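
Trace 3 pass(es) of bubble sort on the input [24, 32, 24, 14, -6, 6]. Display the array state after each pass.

After pass 1: [24, 24, 14, -6, 6, 32] (4 swaps)
After pass 2: [24, 14, -6, 6, 24, 32] (3 swaps)
After pass 3: [14, -6, 6, 24, 24, 32] (3 swaps)
Total swaps: 10


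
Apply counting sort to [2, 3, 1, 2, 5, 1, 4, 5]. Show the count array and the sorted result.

Count array: [0, 2, 2, 1, 1, 2]
(count[i] = number of elements equal to i)
Cumulative count: [0, 2, 4, 5, 6, 8]
Sorted: [1, 1, 2, 2, 3, 4, 5, 5]


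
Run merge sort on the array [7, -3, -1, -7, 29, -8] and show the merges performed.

Divide and conquer:
  Merge [-3] + [-1] -> [-3, -1]
  Merge [7] + [-3, -1] -> [-3, -1, 7]
  Merge [29] + [-8] -> [-8, 29]
  Merge [-7] + [-8, 29] -> [-8, -7, 29]
  Merge [-3, -1, 7] + [-8, -7, 29] -> [-8, -7, -3, -1, 7, 29]


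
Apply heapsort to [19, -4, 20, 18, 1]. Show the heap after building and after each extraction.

Build heap: [20, 18, 19, -4, 1]
Extract 20: [19, 18, 1, -4, 20]
Extract 19: [18, -4, 1, 19, 20]
Extract 18: [1, -4, 18, 19, 20]
Extract 1: [-4, 1, 18, 19, 20]


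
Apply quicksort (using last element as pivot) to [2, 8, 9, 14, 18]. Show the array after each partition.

Partition 1: pivot=18 at index 4 -> [2, 8, 9, 14, 18]
Partition 2: pivot=14 at index 3 -> [2, 8, 9, 14, 18]
Partition 3: pivot=9 at index 2 -> [2, 8, 9, 14, 18]
Partition 4: pivot=8 at index 1 -> [2, 8, 9, 14, 18]


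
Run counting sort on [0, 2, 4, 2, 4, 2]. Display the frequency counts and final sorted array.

Count array: [1, 0, 3, 0, 2]
(count[i] = number of elements equal to i)
Cumulative count: [1, 1, 4, 4, 6]
Sorted: [0, 2, 2, 2, 4, 4]


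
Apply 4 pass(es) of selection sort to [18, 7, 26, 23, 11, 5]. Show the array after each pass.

Pass 1: Select minimum 5 at index 5, swap -> [5, 7, 26, 23, 11, 18]
Pass 2: Select minimum 7 at index 1, swap -> [5, 7, 26, 23, 11, 18]
Pass 3: Select minimum 11 at index 4, swap -> [5, 7, 11, 23, 26, 18]
Pass 4: Select minimum 18 at index 5, swap -> [5, 7, 11, 18, 26, 23]


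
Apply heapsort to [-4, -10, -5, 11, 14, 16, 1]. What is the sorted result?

Build heap: [16, 14, 1, 11, -10, -5, -4]
Extract 16: [14, 11, 1, -4, -10, -5, 16]
Extract 14: [11, -4, 1, -5, -10, 14, 16]
Extract 11: [1, -4, -10, -5, 11, 14, 16]
Extract 1: [-4, -5, -10, 1, 11, 14, 16]
Extract -4: [-5, -10, -4, 1, 11, 14, 16]
Extract -5: [-10, -5, -4, 1, 11, 14, 16]


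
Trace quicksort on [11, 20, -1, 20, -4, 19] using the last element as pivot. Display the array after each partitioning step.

Partition 1: pivot=19 at index 3 -> [11, -1, -4, 19, 20, 20]
Partition 2: pivot=-4 at index 0 -> [-4, -1, 11, 19, 20, 20]
Partition 3: pivot=11 at index 2 -> [-4, -1, 11, 19, 20, 20]
Partition 4: pivot=20 at index 5 -> [-4, -1, 11, 19, 20, 20]


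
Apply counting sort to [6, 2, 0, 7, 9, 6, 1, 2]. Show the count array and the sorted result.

Count array: [1, 1, 2, 0, 0, 0, 2, 1, 0, 1]
(count[i] = number of elements equal to i)
Cumulative count: [1, 2, 4, 4, 4, 4, 6, 7, 7, 8]
Sorted: [0, 1, 2, 2, 6, 6, 7, 9]


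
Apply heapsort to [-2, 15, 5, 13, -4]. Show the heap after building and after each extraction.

Build heap: [15, 13, 5, -2, -4]
Extract 15: [13, -2, 5, -4, 15]
Extract 13: [5, -2, -4, 13, 15]
Extract 5: [-2, -4, 5, 13, 15]
Extract -2: [-4, -2, 5, 13, 15]


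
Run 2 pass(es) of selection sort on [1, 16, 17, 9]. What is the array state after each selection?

Pass 1: Select minimum 1 at index 0, swap -> [1, 16, 17, 9]
Pass 2: Select minimum 9 at index 3, swap -> [1, 9, 17, 16]


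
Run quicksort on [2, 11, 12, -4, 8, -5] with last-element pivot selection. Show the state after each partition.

Partition 1: pivot=-5 at index 0 -> [-5, 11, 12, -4, 8, 2]
Partition 2: pivot=2 at index 2 -> [-5, -4, 2, 11, 8, 12]
Partition 3: pivot=12 at index 5 -> [-5, -4, 2, 11, 8, 12]
Partition 4: pivot=8 at index 3 -> [-5, -4, 2, 8, 11, 12]


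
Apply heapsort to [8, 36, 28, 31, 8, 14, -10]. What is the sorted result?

Build heap: [36, 31, 28, 8, 8, 14, -10]
Extract 36: [31, 8, 28, -10, 8, 14, 36]
Extract 31: [28, 8, 14, -10, 8, 31, 36]
Extract 28: [14, 8, 8, -10, 28, 31, 36]
Extract 14: [8, -10, 8, 14, 28, 31, 36]
Extract 8: [8, -10, 8, 14, 28, 31, 36]
Extract 8: [-10, 8, 8, 14, 28, 31, 36]


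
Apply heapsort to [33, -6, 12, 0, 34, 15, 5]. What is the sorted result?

Build heap: [34, 33, 15, 0, -6, 12, 5]
Extract 34: [33, 5, 15, 0, -6, 12, 34]
Extract 33: [15, 5, 12, 0, -6, 33, 34]
Extract 15: [12, 5, -6, 0, 15, 33, 34]
Extract 12: [5, 0, -6, 12, 15, 33, 34]
Extract 5: [0, -6, 5, 12, 15, 33, 34]
Extract 0: [-6, 0, 5, 12, 15, 33, 34]


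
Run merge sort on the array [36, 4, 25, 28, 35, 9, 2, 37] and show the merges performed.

Divide and conquer:
  Merge [36] + [4] -> [4, 36]
  Merge [25] + [28] -> [25, 28]
  Merge [4, 36] + [25, 28] -> [4, 25, 28, 36]
  Merge [35] + [9] -> [9, 35]
  Merge [2] + [37] -> [2, 37]
  Merge [9, 35] + [2, 37] -> [2, 9, 35, 37]
  Merge [4, 25, 28, 36] + [2, 9, 35, 37] -> [2, 4, 9, 25, 28, 35, 36, 37]


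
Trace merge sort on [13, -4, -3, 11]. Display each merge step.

Divide and conquer:
  Merge [13] + [-4] -> [-4, 13]
  Merge [-3] + [11] -> [-3, 11]
  Merge [-4, 13] + [-3, 11] -> [-4, -3, 11, 13]


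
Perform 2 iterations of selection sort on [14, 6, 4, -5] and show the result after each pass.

Pass 1: Select minimum -5 at index 3, swap -> [-5, 6, 4, 14]
Pass 2: Select minimum 4 at index 2, swap -> [-5, 4, 6, 14]


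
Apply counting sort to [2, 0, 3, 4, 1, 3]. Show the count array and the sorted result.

Count array: [1, 1, 1, 2, 1]
(count[i] = number of elements equal to i)
Cumulative count: [1, 2, 3, 5, 6]
Sorted: [0, 1, 2, 3, 3, 4]


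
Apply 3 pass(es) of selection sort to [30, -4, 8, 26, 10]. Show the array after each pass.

Pass 1: Select minimum -4 at index 1, swap -> [-4, 30, 8, 26, 10]
Pass 2: Select minimum 8 at index 2, swap -> [-4, 8, 30, 26, 10]
Pass 3: Select minimum 10 at index 4, swap -> [-4, 8, 10, 26, 30]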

*****

Write out all the entries once more, exactly.

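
Trace 3 pass(es) of bubble sort on the input [24, 32, 24, 14, -6, 6]. Display the array state after each pass.

After pass 1: [24, 24, 14, -6, 6, 32] (4 swaps)
After pass 2: [24, 14, -6, 6, 24, 32] (3 swaps)
After pass 3: [14, -6, 6, 24, 24, 32] (3 swaps)
Total swaps: 10


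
Apply counting sort to [2, 3, 1, 2, 5, 1, 4, 5]. Show the count array and the sorted result.

Count array: [0, 2, 2, 1, 1, 2]
(count[i] = number of elements equal to i)
Cumulative count: [0, 2, 4, 5, 6, 8]
Sorted: [1, 1, 2, 2, 3, 4, 5, 5]


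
Run merge sort on the array [7, -3, -1, -7, 29, -8] and show the merges performed.

Divide and conquer:
  Merge [-3] + [-1] -> [-3, -1]
  Merge [7] + [-3, -1] -> [-3, -1, 7]
  Merge [29] + [-8] -> [-8, 29]
  Merge [-7] + [-8, 29] -> [-8, -7, 29]
  Merge [-3, -1, 7] + [-8, -7, 29] -> [-8, -7, -3, -1, 7, 29]


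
Apply heapsort to [19, -4, 20, 18, 1]. Show the heap after building and after each extraction.

Build heap: [20, 18, 19, -4, 1]
Extract 20: [19, 18, 1, -4, 20]
Extract 19: [18, -4, 1, 19, 20]
Extract 18: [1, -4, 18, 19, 20]
Extract 1: [-4, 1, 18, 19, 20]


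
Apply quicksort (using last element as pivot) to [2, 8, 9, 14, 18]. Show the array after each partition.

Partition 1: pivot=18 at index 4 -> [2, 8, 9, 14, 18]
Partition 2: pivot=14 at index 3 -> [2, 8, 9, 14, 18]
Partition 3: pivot=9 at index 2 -> [2, 8, 9, 14, 18]
Partition 4: pivot=8 at index 1 -> [2, 8, 9, 14, 18]


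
Run counting sort on [0, 2, 4, 2, 4, 2]. Display the frequency counts and final sorted array.

Count array: [1, 0, 3, 0, 2]
(count[i] = number of elements equal to i)
Cumulative count: [1, 1, 4, 4, 6]
Sorted: [0, 2, 2, 2, 4, 4]


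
Apply 4 pass(es) of selection sort to [18, 7, 26, 23, 11, 5]. Show the array after each pass.

Pass 1: Select minimum 5 at index 5, swap -> [5, 7, 26, 23, 11, 18]
Pass 2: Select minimum 7 at index 1, swap -> [5, 7, 26, 23, 11, 18]
Pass 3: Select minimum 11 at index 4, swap -> [5, 7, 11, 23, 26, 18]
Pass 4: Select minimum 18 at index 5, swap -> [5, 7, 11, 18, 26, 23]


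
Apply heapsort to [-4, -10, -5, 11, 14, 16, 1]. What is the sorted result?

Build heap: [16, 14, 1, 11, -10, -5, -4]
Extract 16: [14, 11, 1, -4, -10, -5, 16]
Extract 14: [11, -4, 1, -5, -10, 14, 16]
Extract 11: [1, -4, -10, -5, 11, 14, 16]
Extract 1: [-4, -5, -10, 1, 11, 14, 16]
Extract -4: [-5, -10, -4, 1, 11, 14, 16]
Extract -5: [-10, -5, -4, 1, 11, 14, 16]


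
Trace quicksort on [11, 20, -1, 20, -4, 19] using the last element as pivot. Display the array after each partitioning step.

Partition 1: pivot=19 at index 3 -> [11, -1, -4, 19, 20, 20]
Partition 2: pivot=-4 at index 0 -> [-4, -1, 11, 19, 20, 20]
Partition 3: pivot=11 at index 2 -> [-4, -1, 11, 19, 20, 20]
Partition 4: pivot=20 at index 5 -> [-4, -1, 11, 19, 20, 20]


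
Apply counting sort to [6, 2, 0, 7, 9, 6, 1, 2]. Show the count array and the sorted result.

Count array: [1, 1, 2, 0, 0, 0, 2, 1, 0, 1]
(count[i] = number of elements equal to i)
Cumulative count: [1, 2, 4, 4, 4, 4, 6, 7, 7, 8]
Sorted: [0, 1, 2, 2, 6, 6, 7, 9]


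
Apply heapsort to [-2, 15, 5, 13, -4]. Show the heap after building and after each extraction.

Build heap: [15, 13, 5, -2, -4]
Extract 15: [13, -2, 5, -4, 15]
Extract 13: [5, -2, -4, 13, 15]
Extract 5: [-2, -4, 5, 13, 15]
Extract -2: [-4, -2, 5, 13, 15]


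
Run 2 pass(es) of selection sort on [1, 16, 17, 9]. What is the array state after each selection?

Pass 1: Select minimum 1 at index 0, swap -> [1, 16, 17, 9]
Pass 2: Select minimum 9 at index 3, swap -> [1, 9, 17, 16]


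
Run quicksort on [2, 11, 12, -4, 8, -5] with last-element pivot selection. Show the state after each partition.

Partition 1: pivot=-5 at index 0 -> [-5, 11, 12, -4, 8, 2]
Partition 2: pivot=2 at index 2 -> [-5, -4, 2, 11, 8, 12]
Partition 3: pivot=12 at index 5 -> [-5, -4, 2, 11, 8, 12]
Partition 4: pivot=8 at index 3 -> [-5, -4, 2, 8, 11, 12]


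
Apply heapsort to [8, 36, 28, 31, 8, 14, -10]. What is the sorted result?

Build heap: [36, 31, 28, 8, 8, 14, -10]
Extract 36: [31, 8, 28, -10, 8, 14, 36]
Extract 31: [28, 8, 14, -10, 8, 31, 36]
Extract 28: [14, 8, 8, -10, 28, 31, 36]
Extract 14: [8, -10, 8, 14, 28, 31, 36]
Extract 8: [8, -10, 8, 14, 28, 31, 36]
Extract 8: [-10, 8, 8, 14, 28, 31, 36]


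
Apply heapsort to [33, -6, 12, 0, 34, 15, 5]. What is the sorted result?

Build heap: [34, 33, 15, 0, -6, 12, 5]
Extract 34: [33, 5, 15, 0, -6, 12, 34]
Extract 33: [15, 5, 12, 0, -6, 33, 34]
Extract 15: [12, 5, -6, 0, 15, 33, 34]
Extract 12: [5, 0, -6, 12, 15, 33, 34]
Extract 5: [0, -6, 5, 12, 15, 33, 34]
Extract 0: [-6, 0, 5, 12, 15, 33, 34]


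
Run merge sort on the array [36, 4, 25, 28, 35, 9, 2, 37] and show the merges performed.

Divide and conquer:
  Merge [36] + [4] -> [4, 36]
  Merge [25] + [28] -> [25, 28]
  Merge [4, 36] + [25, 28] -> [4, 25, 28, 36]
  Merge [35] + [9] -> [9, 35]
  Merge [2] + [37] -> [2, 37]
  Merge [9, 35] + [2, 37] -> [2, 9, 35, 37]
  Merge [4, 25, 28, 36] + [2, 9, 35, 37] -> [2, 4, 9, 25, 28, 35, 36, 37]


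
Trace merge sort on [13, -4, -3, 11]. Display each merge step.

Divide and conquer:
  Merge [13] + [-4] -> [-4, 13]
  Merge [-3] + [11] -> [-3, 11]
  Merge [-4, 13] + [-3, 11] -> [-4, -3, 11, 13]


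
Perform 2 iterations of selection sort on [14, 6, 4, -5] and show the result after each pass.

Pass 1: Select minimum -5 at index 3, swap -> [-5, 6, 4, 14]
Pass 2: Select minimum 4 at index 2, swap -> [-5, 4, 6, 14]


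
Apply counting sort to [2, 0, 3, 4, 1, 3]. Show the count array and the sorted result.

Count array: [1, 1, 1, 2, 1]
(count[i] = number of elements equal to i)
Cumulative count: [1, 2, 3, 5, 6]
Sorted: [0, 1, 2, 3, 3, 4]


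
Apply 3 pass(es) of selection sort to [30, -4, 8, 26, 10]. Show the array after each pass.

Pass 1: Select minimum -4 at index 1, swap -> [-4, 30, 8, 26, 10]
Pass 2: Select minimum 8 at index 2, swap -> [-4, 8, 30, 26, 10]
Pass 3: Select minimum 10 at index 4, swap -> [-4, 8, 10, 26, 30]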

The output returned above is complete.